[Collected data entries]
□ □ □ □ □
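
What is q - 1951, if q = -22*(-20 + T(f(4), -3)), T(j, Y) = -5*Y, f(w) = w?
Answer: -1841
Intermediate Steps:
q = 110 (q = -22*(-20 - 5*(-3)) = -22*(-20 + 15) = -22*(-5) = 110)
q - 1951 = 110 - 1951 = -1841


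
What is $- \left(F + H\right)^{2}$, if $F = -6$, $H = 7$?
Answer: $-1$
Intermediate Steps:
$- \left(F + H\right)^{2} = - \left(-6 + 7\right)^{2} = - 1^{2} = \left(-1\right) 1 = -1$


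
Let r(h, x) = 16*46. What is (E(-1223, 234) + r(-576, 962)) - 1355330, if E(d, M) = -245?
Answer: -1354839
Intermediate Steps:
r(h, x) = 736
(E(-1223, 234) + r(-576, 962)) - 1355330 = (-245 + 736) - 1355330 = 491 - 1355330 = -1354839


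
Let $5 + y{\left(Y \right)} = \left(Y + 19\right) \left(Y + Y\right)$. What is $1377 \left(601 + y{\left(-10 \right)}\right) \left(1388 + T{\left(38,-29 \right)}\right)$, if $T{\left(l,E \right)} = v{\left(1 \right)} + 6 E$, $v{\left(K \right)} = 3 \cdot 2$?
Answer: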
□ □ □ □ □
▶ **About this task**
Return the line that contains "3 \cdot 2$?" along with every line after it through the end of the entries, exactly, adding nothing.

▶ **Your response**
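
Let $5 + y{\left(Y \right)} = \left(Y + 19\right) \left(Y + Y\right)$. What is $1377 \left(601 + y{\left(-10 \right)}\right) \left(1388 + T{\left(38,-29 \right)}\right)$, if $T{\left(l,E \right)} = v{\left(1 \right)} + 6 E$, $v{\left(K \right)} = 3 \cdot 2$?
Answer: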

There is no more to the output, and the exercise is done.